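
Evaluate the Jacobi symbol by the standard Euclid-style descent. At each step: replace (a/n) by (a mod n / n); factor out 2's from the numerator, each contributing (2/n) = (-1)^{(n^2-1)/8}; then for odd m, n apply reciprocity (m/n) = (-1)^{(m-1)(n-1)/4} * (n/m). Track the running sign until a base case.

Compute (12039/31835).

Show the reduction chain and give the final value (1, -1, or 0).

reciprocity: (12039/31835) = -1·(31835/12039) since 12039 mod 4 = 3, 31835 mod 4 = 3; sign now -1
(31835/12039) = (7757/12039)   [reduce mod 12039]
reciprocity: (7757/12039) = +1·(12039/7757) since 7757 mod 4 = 1, 12039 mod 4 = 3; sign now -1
(12039/7757) = (4282/7757)   [reduce mod 7757]
4282 = 2^1·2141; (2/7757) = -1 since 7757 mod 8 = 5, so (4282/7757) = (-1)^1·(2141/7757); sign now +1
reciprocity: (2141/7757) = +1·(7757/2141) since 2141 mod 4 = 1, 7757 mod 4 = 1; sign now +1
(7757/2141) = (1334/2141)   [reduce mod 2141]
1334 = 2^1·667; (2/2141) = -1 since 2141 mod 8 = 5, so (1334/2141) = (-1)^1·(667/2141); sign now -1
reciprocity: (667/2141) = +1·(2141/667) since 667 mod 4 = 3, 2141 mod 4 = 1; sign now -1
(2141/667) = (140/667)   [reduce mod 667]
140 = 2^2·35; (2/667) = -1 since 667 mod 8 = 3, so (140/667) = (-1)^2·(35/667); sign now -1
reciprocity: (35/667) = -1·(667/35) since 35 mod 4 = 3, 667 mod 4 = 3; sign now +1
(667/35) = (2/35)   [reduce mod 35]
2 = 2^1·1; (2/35) = -1 since 35 mod 8 = 3, so (2/35) = (-1)^1·(1/35); sign now -1
(1/35) = 1; final value = sign = -1

-1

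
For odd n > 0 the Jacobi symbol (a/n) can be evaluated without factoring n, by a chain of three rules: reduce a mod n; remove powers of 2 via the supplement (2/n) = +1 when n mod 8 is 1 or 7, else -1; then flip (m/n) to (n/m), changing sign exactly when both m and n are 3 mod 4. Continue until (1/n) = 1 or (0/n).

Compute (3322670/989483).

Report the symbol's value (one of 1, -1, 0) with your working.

-1

(3322670/989483): 3322670 mod 989483 = 354221, so (3322670/989483) = (354221/989483)
flip (354221/989483) -> (989483/354221): both odd, 354221 mod 4 = 1, 989483 mod 4 = 3, so the flip contributes +1; sign now +1
(989483/354221): 989483 mod 354221 = 281041, so (989483/354221) = (281041/354221)
flip (281041/354221) -> (354221/281041): both odd, 281041 mod 4 = 1, 354221 mod 4 = 1, so the flip contributes +1; sign now +1
(354221/281041): 354221 mod 281041 = 73180, so (354221/281041) = (73180/281041)
factor out 2^2: 73180 = 2^2·18295; with 281041 mod 8 = 1, (2/281041) = +1; sign now +1; continue with (18295/281041)
flip (18295/281041) -> (281041/18295): both odd, 18295 mod 4 = 3, 281041 mod 4 = 1, so the flip contributes +1; sign now +1
(281041/18295): 281041 mod 18295 = 6616, so (281041/18295) = (6616/18295)
factor out 2^3: 6616 = 2^3·827; with 18295 mod 8 = 7, (2/18295) = +1; sign now +1; continue with (827/18295)
flip (827/18295) -> (18295/827): both odd, 827 mod 4 = 3, 18295 mod 4 = 3, so the flip contributes -1; sign now -1
(18295/827): 18295 mod 827 = 101, so (18295/827) = (101/827)
flip (101/827) -> (827/101): both odd, 101 mod 4 = 1, 827 mod 4 = 3, so the flip contributes +1; sign now -1
(827/101): 827 mod 101 = 19, so (827/101) = (19/101)
flip (19/101) -> (101/19): both odd, 19 mod 4 = 3, 101 mod 4 = 1, so the flip contributes +1; sign now -1
(101/19): 101 mod 19 = 6, so (101/19) = (6/19)
factor out 2^1: 6 = 2^1·3; with 19 mod 8 = 3, (2/19) = -1; sign now +1; continue with (3/19)
flip (3/19) -> (19/3): both odd, 3 mod 4 = 3, 19 mod 4 = 3, so the flip contributes -1; sign now -1
(19/3): 19 mod 3 = 1, so (19/3) = (1/3)
reached (1/3) = 1, so the symbol is -1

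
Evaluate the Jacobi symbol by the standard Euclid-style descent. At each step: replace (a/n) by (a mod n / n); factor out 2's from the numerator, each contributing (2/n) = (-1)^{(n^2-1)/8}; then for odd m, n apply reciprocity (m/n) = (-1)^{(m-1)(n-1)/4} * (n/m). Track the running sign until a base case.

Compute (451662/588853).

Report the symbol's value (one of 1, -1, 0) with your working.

1

factor out 2^1: 451662 = 2^1·225831; with 588853 mod 8 = 5, (2/588853) = -1; sign now -1; continue with (225831/588853)
flip (225831/588853) -> (588853/225831): both odd, 225831 mod 4 = 3, 588853 mod 4 = 1, so the flip contributes +1; sign now -1
(588853/225831): 588853 mod 225831 = 137191, so (588853/225831) = (137191/225831)
flip (137191/225831) -> (225831/137191): both odd, 137191 mod 4 = 3, 225831 mod 4 = 3, so the flip contributes -1; sign now +1
(225831/137191): 225831 mod 137191 = 88640, so (225831/137191) = (88640/137191)
factor out 2^6: 88640 = 2^6·1385; with 137191 mod 8 = 7, (2/137191) = +1; sign now +1; continue with (1385/137191)
flip (1385/137191) -> (137191/1385): both odd, 1385 mod 4 = 1, 137191 mod 4 = 3, so the flip contributes +1; sign now +1
(137191/1385): 137191 mod 1385 = 76, so (137191/1385) = (76/1385)
factor out 2^2: 76 = 2^2·19; with 1385 mod 8 = 1, (2/1385) = +1; sign now +1; continue with (19/1385)
flip (19/1385) -> (1385/19): both odd, 19 mod 4 = 3, 1385 mod 4 = 1, so the flip contributes +1; sign now +1
(1385/19): 1385 mod 19 = 17, so (1385/19) = (17/19)
flip (17/19) -> (19/17): both odd, 17 mod 4 = 1, 19 mod 4 = 3, so the flip contributes +1; sign now +1
(19/17): 19 mod 17 = 2, so (19/17) = (2/17)
factor out 2^1: 2 = 2^1·1; with 17 mod 8 = 1, (2/17) = +1; sign now +1; continue with (1/17)
reached (1/17) = 1, so the symbol is +1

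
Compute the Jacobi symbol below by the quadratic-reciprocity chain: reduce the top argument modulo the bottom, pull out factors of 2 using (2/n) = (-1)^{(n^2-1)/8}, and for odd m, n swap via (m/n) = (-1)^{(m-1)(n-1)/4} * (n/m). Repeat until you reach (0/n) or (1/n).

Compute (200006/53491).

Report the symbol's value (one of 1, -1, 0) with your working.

(200006/53491): 200006 mod 53491 = 39533, so (200006/53491) = (39533/53491)
flip (39533/53491) -> (53491/39533): both odd, 39533 mod 4 = 1, 53491 mod 4 = 3, so the flip contributes +1; sign now +1
(53491/39533): 53491 mod 39533 = 13958, so (53491/39533) = (13958/39533)
factor out 2^1: 13958 = 2^1·6979; with 39533 mod 8 = 5, (2/39533) = -1; sign now -1; continue with (6979/39533)
flip (6979/39533) -> (39533/6979): both odd, 6979 mod 4 = 3, 39533 mod 4 = 1, so the flip contributes +1; sign now -1
(39533/6979): 39533 mod 6979 = 4638, so (39533/6979) = (4638/6979)
factor out 2^1: 4638 = 2^1·2319; with 6979 mod 8 = 3, (2/6979) = -1; sign now +1; continue with (2319/6979)
flip (2319/6979) -> (6979/2319): both odd, 2319 mod 4 = 3, 6979 mod 4 = 3, so the flip contributes -1; sign now -1
(6979/2319): 6979 mod 2319 = 22, so (6979/2319) = (22/2319)
factor out 2^1: 22 = 2^1·11; with 2319 mod 8 = 7, (2/2319) = +1; sign now -1; continue with (11/2319)
flip (11/2319) -> (2319/11): both odd, 11 mod 4 = 3, 2319 mod 4 = 3, so the flip contributes -1; sign now +1
(2319/11): 2319 mod 11 = 9, so (2319/11) = (9/11)
flip (9/11) -> (11/9): both odd, 9 mod 4 = 1, 11 mod 4 = 3, so the flip contributes +1; sign now +1
(11/9): 11 mod 9 = 2, so (11/9) = (2/9)
factor out 2^1: 2 = 2^1·1; with 9 mod 8 = 1, (2/9) = +1; sign now +1; continue with (1/9)
reached (1/9) = 1, so the symbol is +1

1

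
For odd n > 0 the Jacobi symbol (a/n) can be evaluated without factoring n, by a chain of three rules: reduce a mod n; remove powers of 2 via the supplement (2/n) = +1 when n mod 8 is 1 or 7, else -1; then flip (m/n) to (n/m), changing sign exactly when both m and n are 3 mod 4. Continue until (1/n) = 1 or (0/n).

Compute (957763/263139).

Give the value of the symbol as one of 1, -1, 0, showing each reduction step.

(957763/263139) = (168346/263139)   [reduce mod 263139]
168346 = 2^1·84173; (2/263139) = -1 since 263139 mod 8 = 3, so (168346/263139) = (-1)^1·(84173/263139); sign now -1
reciprocity: (84173/263139) = +1·(263139/84173) since 84173 mod 4 = 1, 263139 mod 4 = 3; sign now -1
(263139/84173) = (10620/84173)   [reduce mod 84173]
10620 = 2^2·2655; (2/84173) = -1 since 84173 mod 8 = 5, so (10620/84173) = (-1)^2·(2655/84173); sign now -1
reciprocity: (2655/84173) = +1·(84173/2655) since 2655 mod 4 = 3, 84173 mod 4 = 1; sign now -1
(84173/2655) = (1868/2655)   [reduce mod 2655]
1868 = 2^2·467; (2/2655) = +1 since 2655 mod 8 = 7, so (1868/2655) = (+1)^2·(467/2655); sign now -1
reciprocity: (467/2655) = -1·(2655/467) since 467 mod 4 = 3, 2655 mod 4 = 3; sign now +1
(2655/467) = (320/467)   [reduce mod 467]
320 = 2^6·5; (2/467) = -1 since 467 mod 8 = 3, so (320/467) = (-1)^6·(5/467); sign now +1
reciprocity: (5/467) = +1·(467/5) since 5 mod 4 = 1, 467 mod 4 = 3; sign now +1
(467/5) = (2/5)   [reduce mod 5]
2 = 2^1·1; (2/5) = -1 since 5 mod 8 = 5, so (2/5) = (-1)^1·(1/5); sign now -1
(1/5) = 1; final value = sign = -1

-1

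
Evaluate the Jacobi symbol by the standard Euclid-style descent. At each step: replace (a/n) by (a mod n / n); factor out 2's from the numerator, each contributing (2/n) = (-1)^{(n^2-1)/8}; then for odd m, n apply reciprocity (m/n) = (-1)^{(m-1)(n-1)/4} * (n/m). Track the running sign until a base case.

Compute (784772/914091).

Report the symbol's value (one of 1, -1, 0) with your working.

1

factor out 2^2: 784772 = 2^2·196193; with 914091 mod 8 = 3, (2/914091) = -1; sign now +1; continue with (196193/914091)
flip (196193/914091) -> (914091/196193): both odd, 196193 mod 4 = 1, 914091 mod 4 = 3, so the flip contributes +1; sign now +1
(914091/196193): 914091 mod 196193 = 129319, so (914091/196193) = (129319/196193)
flip (129319/196193) -> (196193/129319): both odd, 129319 mod 4 = 3, 196193 mod 4 = 1, so the flip contributes +1; sign now +1
(196193/129319): 196193 mod 129319 = 66874, so (196193/129319) = (66874/129319)
factor out 2^1: 66874 = 2^1·33437; with 129319 mod 8 = 7, (2/129319) = +1; sign now +1; continue with (33437/129319)
flip (33437/129319) -> (129319/33437): both odd, 33437 mod 4 = 1, 129319 mod 4 = 3, so the flip contributes +1; sign now +1
(129319/33437): 129319 mod 33437 = 29008, so (129319/33437) = (29008/33437)
factor out 2^4: 29008 = 2^4·1813; with 33437 mod 8 = 5, (2/33437) = -1; sign now +1; continue with (1813/33437)
flip (1813/33437) -> (33437/1813): both odd, 1813 mod 4 = 1, 33437 mod 4 = 1, so the flip contributes +1; sign now +1
(33437/1813): 33437 mod 1813 = 803, so (33437/1813) = (803/1813)
flip (803/1813) -> (1813/803): both odd, 803 mod 4 = 3, 1813 mod 4 = 1, so the flip contributes +1; sign now +1
(1813/803): 1813 mod 803 = 207, so (1813/803) = (207/803)
flip (207/803) -> (803/207): both odd, 207 mod 4 = 3, 803 mod 4 = 3, so the flip contributes -1; sign now -1
(803/207): 803 mod 207 = 182, so (803/207) = (182/207)
factor out 2^1: 182 = 2^1·91; with 207 mod 8 = 7, (2/207) = +1; sign now -1; continue with (91/207)
flip (91/207) -> (207/91): both odd, 91 mod 4 = 3, 207 mod 4 = 3, so the flip contributes -1; sign now +1
(207/91): 207 mod 91 = 25, so (207/91) = (25/91)
flip (25/91) -> (91/25): both odd, 25 mod 4 = 1, 91 mod 4 = 3, so the flip contributes +1; sign now +1
(91/25): 91 mod 25 = 16, so (91/25) = (16/25)
factor out 2^4: 16 = 2^4·1; with 25 mod 8 = 1, (2/25) = +1; sign now +1; continue with (1/25)
reached (1/25) = 1, so the symbol is +1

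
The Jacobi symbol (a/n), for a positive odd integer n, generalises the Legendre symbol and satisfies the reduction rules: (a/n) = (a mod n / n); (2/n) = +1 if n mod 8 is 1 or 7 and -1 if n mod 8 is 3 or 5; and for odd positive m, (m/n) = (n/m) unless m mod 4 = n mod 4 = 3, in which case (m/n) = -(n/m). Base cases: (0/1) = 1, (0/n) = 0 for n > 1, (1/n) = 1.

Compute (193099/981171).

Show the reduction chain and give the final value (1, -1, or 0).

1

reciprocity: (193099/981171) = -1·(981171/193099) since 193099 mod 4 = 3, 981171 mod 4 = 3; sign now -1
(981171/193099) = (15676/193099)   [reduce mod 193099]
15676 = 2^2·3919; (2/193099) = -1 since 193099 mod 8 = 3, so (15676/193099) = (-1)^2·(3919/193099); sign now -1
reciprocity: (3919/193099) = -1·(193099/3919) since 3919 mod 4 = 3, 193099 mod 4 = 3; sign now +1
(193099/3919) = (1068/3919)   [reduce mod 3919]
1068 = 2^2·267; (2/3919) = +1 since 3919 mod 8 = 7, so (1068/3919) = (+1)^2·(267/3919); sign now +1
reciprocity: (267/3919) = -1·(3919/267) since 267 mod 4 = 3, 3919 mod 4 = 3; sign now -1
(3919/267) = (181/267)   [reduce mod 267]
reciprocity: (181/267) = +1·(267/181) since 181 mod 4 = 1, 267 mod 4 = 3; sign now -1
(267/181) = (86/181)   [reduce mod 181]
86 = 2^1·43; (2/181) = -1 since 181 mod 8 = 5, so (86/181) = (-1)^1·(43/181); sign now +1
reciprocity: (43/181) = +1·(181/43) since 43 mod 4 = 3, 181 mod 4 = 1; sign now +1
(181/43) = (9/43)   [reduce mod 43]
reciprocity: (9/43) = +1·(43/9) since 9 mod 4 = 1, 43 mod 4 = 3; sign now +1
(43/9) = (7/9)   [reduce mod 9]
reciprocity: (7/9) = +1·(9/7) since 7 mod 4 = 3, 9 mod 4 = 1; sign now +1
(9/7) = (2/7)   [reduce mod 7]
2 = 2^1·1; (2/7) = +1 since 7 mod 8 = 7, so (2/7) = (+1)^1·(1/7); sign now +1
(1/7) = 1; final value = sign = +1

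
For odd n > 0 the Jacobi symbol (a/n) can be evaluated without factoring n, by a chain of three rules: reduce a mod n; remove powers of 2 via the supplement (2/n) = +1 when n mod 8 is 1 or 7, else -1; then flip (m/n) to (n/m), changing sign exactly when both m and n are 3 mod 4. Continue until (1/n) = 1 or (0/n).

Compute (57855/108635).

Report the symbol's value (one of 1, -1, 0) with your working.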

PROBLEM DESCRIPTION - Output the first line of the entries above and every line after it, exactly as written, ending with the line that contains "Compute (12039/31835).".

ANSWER BOX -
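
Evaluate the Jacobi symbol by the standard Euclid-style descent. At each step: replace (a/n) by (a mod n / n); factor out 2's from the numerator, each contributing (2/n) = (-1)^{(n^2-1)/8}; then for odd m, n apply reciprocity (m/n) = (-1)^{(m-1)(n-1)/4} * (n/m). Track the running sign until a base case.

Compute (12039/31835).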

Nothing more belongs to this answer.